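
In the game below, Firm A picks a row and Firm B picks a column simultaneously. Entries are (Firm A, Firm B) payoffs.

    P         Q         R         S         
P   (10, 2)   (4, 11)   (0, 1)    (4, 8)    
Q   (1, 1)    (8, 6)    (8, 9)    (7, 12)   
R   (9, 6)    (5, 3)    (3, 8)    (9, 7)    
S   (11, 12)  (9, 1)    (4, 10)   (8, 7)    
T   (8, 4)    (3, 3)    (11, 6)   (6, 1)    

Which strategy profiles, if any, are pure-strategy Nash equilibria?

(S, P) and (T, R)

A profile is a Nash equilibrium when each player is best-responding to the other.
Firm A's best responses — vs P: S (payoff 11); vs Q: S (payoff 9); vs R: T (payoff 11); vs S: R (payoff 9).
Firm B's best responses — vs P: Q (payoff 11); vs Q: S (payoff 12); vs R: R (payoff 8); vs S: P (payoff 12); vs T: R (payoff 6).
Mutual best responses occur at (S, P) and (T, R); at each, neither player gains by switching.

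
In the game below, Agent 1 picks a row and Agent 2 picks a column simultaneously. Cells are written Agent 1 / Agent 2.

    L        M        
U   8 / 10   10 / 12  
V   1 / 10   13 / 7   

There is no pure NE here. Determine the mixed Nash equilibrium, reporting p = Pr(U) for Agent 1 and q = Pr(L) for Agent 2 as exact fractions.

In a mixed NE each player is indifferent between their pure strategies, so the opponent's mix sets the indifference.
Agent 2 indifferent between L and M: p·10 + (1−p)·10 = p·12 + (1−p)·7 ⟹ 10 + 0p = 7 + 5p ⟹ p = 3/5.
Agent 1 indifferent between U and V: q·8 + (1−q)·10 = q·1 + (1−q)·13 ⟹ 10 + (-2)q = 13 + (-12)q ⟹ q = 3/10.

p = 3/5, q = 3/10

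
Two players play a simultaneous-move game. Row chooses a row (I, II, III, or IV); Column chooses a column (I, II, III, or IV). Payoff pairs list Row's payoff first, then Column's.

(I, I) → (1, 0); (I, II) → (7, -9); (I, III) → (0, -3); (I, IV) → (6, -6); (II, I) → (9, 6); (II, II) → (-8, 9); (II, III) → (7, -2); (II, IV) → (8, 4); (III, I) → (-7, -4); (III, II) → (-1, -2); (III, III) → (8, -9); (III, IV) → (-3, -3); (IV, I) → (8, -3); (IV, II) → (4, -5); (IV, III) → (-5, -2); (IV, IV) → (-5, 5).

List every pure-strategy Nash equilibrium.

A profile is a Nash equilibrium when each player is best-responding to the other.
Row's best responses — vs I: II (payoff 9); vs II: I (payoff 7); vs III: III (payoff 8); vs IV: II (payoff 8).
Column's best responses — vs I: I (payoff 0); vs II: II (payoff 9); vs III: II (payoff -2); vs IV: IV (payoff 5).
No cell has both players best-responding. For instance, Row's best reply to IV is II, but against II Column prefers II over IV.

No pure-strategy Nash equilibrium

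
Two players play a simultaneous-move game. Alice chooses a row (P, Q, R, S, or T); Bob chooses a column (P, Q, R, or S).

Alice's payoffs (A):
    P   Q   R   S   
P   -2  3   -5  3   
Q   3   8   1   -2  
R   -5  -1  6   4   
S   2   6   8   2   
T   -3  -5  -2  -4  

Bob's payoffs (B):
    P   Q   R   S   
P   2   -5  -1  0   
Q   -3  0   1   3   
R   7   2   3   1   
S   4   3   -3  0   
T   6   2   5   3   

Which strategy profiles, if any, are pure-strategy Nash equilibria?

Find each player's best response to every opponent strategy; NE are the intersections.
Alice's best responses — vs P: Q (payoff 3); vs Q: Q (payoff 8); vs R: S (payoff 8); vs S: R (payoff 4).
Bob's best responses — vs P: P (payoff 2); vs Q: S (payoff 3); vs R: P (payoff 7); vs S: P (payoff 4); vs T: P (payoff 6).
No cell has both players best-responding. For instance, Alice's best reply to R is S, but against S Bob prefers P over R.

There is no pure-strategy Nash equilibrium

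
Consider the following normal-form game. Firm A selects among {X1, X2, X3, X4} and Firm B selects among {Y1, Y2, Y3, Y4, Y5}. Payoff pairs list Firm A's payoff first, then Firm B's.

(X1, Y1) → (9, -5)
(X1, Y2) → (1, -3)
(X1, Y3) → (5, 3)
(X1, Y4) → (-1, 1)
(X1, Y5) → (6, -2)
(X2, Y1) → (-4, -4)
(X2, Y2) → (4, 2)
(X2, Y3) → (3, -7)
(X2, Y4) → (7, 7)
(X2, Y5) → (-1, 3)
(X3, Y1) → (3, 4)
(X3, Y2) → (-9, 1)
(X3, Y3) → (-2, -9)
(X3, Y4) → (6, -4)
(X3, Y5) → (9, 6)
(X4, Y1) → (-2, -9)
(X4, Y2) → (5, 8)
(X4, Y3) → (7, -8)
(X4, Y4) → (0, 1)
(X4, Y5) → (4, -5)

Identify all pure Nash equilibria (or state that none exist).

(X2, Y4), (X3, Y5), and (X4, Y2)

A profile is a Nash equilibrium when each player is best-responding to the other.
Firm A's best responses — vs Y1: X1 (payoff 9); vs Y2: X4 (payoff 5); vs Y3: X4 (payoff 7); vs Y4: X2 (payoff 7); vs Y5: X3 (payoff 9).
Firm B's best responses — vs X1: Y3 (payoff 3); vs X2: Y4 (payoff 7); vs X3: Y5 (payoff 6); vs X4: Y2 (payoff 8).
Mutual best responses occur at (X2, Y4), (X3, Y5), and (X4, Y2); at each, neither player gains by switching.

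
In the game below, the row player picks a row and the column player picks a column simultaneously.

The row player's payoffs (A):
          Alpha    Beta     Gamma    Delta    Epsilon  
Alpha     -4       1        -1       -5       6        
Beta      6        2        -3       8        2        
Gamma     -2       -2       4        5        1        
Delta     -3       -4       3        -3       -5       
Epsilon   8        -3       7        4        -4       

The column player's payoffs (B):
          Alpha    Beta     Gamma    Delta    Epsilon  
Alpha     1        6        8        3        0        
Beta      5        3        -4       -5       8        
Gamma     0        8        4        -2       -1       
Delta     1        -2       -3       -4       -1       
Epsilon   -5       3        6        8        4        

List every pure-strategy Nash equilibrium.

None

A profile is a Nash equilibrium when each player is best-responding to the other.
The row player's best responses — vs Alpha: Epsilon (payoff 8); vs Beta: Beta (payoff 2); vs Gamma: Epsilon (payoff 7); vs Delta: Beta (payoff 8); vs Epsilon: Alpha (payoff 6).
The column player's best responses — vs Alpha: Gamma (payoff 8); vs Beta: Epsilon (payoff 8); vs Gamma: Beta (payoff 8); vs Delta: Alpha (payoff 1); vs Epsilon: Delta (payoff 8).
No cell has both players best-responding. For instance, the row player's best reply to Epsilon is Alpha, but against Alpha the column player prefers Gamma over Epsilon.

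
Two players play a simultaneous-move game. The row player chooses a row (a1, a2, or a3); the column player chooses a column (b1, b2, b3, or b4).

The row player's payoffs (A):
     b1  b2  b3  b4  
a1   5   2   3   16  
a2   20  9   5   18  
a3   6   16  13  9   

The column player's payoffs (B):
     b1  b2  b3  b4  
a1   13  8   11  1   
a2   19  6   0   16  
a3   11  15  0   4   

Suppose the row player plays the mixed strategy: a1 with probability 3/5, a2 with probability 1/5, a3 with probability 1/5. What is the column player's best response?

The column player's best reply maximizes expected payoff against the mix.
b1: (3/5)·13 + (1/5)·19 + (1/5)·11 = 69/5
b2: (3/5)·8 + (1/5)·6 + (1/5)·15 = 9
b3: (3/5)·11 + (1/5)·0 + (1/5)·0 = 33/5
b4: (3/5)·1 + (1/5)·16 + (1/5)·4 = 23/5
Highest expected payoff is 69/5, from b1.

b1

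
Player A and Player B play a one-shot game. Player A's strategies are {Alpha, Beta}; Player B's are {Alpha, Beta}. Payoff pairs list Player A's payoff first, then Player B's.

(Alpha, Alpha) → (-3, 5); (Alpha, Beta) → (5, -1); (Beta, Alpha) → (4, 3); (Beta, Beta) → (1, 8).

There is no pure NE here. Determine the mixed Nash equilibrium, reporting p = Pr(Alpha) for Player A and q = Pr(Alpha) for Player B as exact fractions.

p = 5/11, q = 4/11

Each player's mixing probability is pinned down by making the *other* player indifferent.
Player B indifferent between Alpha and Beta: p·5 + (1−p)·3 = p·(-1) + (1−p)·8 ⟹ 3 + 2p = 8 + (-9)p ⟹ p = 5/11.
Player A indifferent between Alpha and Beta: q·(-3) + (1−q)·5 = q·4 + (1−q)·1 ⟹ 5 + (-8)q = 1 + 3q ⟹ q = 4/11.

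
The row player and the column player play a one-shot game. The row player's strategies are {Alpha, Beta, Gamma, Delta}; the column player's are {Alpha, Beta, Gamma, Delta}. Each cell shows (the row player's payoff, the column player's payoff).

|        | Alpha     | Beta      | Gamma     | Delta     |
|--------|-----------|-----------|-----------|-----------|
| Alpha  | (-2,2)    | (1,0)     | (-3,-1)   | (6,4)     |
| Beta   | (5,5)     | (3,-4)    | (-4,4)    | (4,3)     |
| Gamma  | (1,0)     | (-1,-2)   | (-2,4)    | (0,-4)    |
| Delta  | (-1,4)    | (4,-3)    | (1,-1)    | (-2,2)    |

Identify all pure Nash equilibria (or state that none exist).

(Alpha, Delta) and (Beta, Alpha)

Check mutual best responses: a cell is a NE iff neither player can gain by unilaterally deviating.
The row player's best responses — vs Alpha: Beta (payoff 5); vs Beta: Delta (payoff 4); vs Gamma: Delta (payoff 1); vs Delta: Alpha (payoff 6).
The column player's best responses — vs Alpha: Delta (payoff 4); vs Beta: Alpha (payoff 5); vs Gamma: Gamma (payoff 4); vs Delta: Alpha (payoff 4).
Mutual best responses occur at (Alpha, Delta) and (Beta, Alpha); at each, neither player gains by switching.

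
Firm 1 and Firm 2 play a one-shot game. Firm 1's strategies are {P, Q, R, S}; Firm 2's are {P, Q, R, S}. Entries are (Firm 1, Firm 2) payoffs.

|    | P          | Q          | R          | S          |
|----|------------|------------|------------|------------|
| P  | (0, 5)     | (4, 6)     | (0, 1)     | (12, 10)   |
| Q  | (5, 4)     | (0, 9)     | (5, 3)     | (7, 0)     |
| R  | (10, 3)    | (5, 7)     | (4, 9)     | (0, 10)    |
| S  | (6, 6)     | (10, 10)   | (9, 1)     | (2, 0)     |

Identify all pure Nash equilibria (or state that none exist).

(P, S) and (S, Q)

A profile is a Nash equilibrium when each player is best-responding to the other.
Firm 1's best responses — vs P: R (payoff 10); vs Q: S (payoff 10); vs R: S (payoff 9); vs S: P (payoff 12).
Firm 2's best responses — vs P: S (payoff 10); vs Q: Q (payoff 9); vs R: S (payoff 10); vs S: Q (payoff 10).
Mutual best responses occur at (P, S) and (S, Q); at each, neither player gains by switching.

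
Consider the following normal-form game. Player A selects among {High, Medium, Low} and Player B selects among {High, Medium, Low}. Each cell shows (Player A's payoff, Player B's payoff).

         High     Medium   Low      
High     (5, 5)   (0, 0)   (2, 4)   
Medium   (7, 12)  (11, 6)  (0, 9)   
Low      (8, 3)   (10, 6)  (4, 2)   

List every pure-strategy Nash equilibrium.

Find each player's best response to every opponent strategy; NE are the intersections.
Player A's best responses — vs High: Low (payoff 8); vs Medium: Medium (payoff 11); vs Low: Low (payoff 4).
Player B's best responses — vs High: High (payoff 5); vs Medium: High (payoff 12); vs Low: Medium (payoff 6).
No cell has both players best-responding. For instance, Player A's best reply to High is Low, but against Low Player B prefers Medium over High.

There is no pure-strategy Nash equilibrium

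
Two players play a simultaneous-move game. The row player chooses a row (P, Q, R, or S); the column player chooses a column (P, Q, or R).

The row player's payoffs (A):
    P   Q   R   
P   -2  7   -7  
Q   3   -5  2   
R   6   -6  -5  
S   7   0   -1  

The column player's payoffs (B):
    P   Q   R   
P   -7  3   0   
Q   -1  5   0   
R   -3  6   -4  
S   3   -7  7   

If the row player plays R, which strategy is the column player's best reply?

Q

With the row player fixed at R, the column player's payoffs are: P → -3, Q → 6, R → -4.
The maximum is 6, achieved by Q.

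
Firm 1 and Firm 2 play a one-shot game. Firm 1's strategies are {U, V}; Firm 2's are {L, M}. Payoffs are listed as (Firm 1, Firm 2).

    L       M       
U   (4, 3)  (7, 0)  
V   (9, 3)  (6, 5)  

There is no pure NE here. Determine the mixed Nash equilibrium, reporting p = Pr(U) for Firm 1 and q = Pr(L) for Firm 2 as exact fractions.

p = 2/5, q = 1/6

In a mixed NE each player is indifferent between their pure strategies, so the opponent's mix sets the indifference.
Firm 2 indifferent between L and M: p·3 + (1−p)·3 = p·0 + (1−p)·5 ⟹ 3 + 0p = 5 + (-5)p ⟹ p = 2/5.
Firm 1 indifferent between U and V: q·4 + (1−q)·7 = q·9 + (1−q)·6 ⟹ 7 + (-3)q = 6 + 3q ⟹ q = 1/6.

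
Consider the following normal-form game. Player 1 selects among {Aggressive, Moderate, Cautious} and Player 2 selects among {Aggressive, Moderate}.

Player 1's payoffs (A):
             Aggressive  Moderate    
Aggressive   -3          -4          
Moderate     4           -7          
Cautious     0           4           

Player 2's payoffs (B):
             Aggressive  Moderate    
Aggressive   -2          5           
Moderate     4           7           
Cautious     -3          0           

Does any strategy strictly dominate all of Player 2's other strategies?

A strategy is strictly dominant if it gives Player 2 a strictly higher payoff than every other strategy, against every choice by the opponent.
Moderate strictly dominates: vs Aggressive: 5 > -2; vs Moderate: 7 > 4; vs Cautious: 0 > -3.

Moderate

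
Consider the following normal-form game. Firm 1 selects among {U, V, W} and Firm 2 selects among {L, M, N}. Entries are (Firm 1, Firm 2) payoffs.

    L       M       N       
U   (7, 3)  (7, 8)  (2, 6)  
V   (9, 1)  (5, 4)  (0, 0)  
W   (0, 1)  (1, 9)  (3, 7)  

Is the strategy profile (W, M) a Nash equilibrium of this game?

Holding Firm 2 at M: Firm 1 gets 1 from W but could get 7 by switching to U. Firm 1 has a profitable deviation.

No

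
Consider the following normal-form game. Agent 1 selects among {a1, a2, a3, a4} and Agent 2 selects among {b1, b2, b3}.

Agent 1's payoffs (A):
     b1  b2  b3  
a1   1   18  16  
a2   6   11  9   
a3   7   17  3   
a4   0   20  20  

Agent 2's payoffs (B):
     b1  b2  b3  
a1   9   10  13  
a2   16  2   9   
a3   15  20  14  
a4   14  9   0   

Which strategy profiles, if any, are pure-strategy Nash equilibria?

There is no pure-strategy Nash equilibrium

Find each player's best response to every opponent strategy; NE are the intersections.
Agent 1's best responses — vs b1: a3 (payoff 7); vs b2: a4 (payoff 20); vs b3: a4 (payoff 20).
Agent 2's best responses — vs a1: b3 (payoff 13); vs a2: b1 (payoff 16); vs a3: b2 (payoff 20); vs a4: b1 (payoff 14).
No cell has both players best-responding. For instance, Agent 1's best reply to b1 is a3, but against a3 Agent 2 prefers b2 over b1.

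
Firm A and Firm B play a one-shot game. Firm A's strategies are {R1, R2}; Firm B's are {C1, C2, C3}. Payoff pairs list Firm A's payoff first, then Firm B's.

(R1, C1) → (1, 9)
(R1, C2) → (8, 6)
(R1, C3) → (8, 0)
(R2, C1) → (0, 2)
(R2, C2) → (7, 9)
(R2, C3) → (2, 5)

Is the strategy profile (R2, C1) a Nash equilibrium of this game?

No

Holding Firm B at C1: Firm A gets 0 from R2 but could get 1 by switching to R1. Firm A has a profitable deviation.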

• [Task] Look through the data and gather every line with the string "simultaneously" in it.

• [Finished task]
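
In the game below, Firm A picks a row and Firm B picks a column simultaneously. Entries are (Firm A, Firm B) payoffs.
In the game below, Agent 1 picks a row and Agent 2 picks a column simultaneously. Cells are written Agent 1 / Agent 2.
In the game below, the row player picks a row and the column player picks a column simultaneously.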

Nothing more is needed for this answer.